(Beginning of Data to examine)
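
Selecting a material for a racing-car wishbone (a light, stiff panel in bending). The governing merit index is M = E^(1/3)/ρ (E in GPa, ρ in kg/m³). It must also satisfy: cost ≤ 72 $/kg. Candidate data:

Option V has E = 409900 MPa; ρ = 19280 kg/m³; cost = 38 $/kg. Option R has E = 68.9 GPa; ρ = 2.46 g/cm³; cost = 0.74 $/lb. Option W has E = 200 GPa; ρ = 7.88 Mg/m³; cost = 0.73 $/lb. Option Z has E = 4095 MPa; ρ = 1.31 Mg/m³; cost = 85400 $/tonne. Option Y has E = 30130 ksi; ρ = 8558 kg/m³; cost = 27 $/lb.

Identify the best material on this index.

Screen on constraints: cost ≤ 72 $/kg. Survivors: option V, option R, option W, option Y.
Putting every candidate on a common basis:
  option V: E = 409.9 GPa, ρ = 19280 kg/m³
  option R: E = 68.90 GPa, ρ = 2460 kg/m³
  option W: E = 200.0 GPa, ρ = 7880 kg/m³
  option Y: E = 207.7 GPa, ρ = 8558 kg/m³
  option R: M = 1.67×10⁻³
  option W: M = 0.742×10⁻³
  option Y: M = 0.692×10⁻³
  option V: M = 0.385×10⁻³
Highest index: option R.

option R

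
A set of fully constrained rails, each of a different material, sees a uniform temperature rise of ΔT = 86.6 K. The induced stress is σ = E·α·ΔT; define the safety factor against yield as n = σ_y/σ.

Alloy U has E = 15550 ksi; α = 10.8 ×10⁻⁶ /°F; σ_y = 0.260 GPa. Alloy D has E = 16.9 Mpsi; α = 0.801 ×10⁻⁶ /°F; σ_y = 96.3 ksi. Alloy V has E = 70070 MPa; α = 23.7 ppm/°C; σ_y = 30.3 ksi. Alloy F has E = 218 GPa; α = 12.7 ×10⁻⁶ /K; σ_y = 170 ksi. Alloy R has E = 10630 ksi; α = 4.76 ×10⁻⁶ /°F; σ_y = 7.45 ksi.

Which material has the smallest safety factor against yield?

alloy R

Per material, after unit conversion:
  alloy U: E = 107.2, α = 19.4, σ_y = 260.0 → σ = 180 MPa, n = 1.44
  alloy D: E = 116.5, α = 1.44, σ_y = 664.0 → σ = 14.5 MPa, n = 45.6
  alloy V: E = 70.07, α = 23.7, σ_y = 208.9 → σ = 144 MPa, n = 1.45
  alloy F: E = 218.0, α = 12.7, σ_y = 1172 → σ = 240 MPa, n = 4.89
  alloy R: E = 73.29, α = 8.57, σ_y = 51.37 → σ = 54.4 MPa, n = 0.945
The minimum is alloy R at n = 0.945.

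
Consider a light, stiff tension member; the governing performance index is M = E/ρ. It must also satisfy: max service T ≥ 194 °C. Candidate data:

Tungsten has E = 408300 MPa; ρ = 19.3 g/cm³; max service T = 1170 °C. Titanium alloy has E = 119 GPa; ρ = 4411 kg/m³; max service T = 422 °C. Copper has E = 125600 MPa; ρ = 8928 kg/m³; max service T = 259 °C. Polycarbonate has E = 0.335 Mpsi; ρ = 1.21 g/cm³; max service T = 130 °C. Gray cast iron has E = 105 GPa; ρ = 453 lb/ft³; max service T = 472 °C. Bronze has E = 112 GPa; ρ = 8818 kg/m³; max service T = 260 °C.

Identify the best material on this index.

titanium alloy

Screen on constraints: max service T ≥ 194 °C. Survivors: tungsten, titanium alloy, copper, gray cast iron, bronze.
After converting to SI:
  tungsten: E = 408.3 GPa, ρ = 19300 kg/m³
  titanium alloy: E = 119.0 GPa, ρ = 4411 kg/m³
  copper: E = 125.6 GPa, ρ = 8928 kg/m³
  gray cast iron: E = 105.0 GPa, ρ = 7256 kg/m³
  bronze: E = 112.0 GPa, ρ = 8818 kg/m³
  titanium alloy: M = 27.0 MN·m/kg
  tungsten: M = 21.2 MN·m/kg
  gray cast iron: M = 14.5 MN·m/kg
  copper: M = 14.1 MN·m/kg
  bronze: M = 12.7 MN·m/kg
Titanium alloy ranks first.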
(End of Data to examine)
### The problem
Report each line in the entries where the string "satisfy" occurs.

### Answer to the problem
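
Selecting a material for a racing-car wishbone (a light, stiff panel in bending). The governing merit index is M = E^(1/3)/ρ (E in GPa, ρ in kg/m³). It must also satisfy: cost ≤ 72 $/kg. Candidate data:
Consider a light, stiff tension member; the governing performance index is M = E/ρ. It must also satisfy: max service T ≥ 194 °C. Candidate data: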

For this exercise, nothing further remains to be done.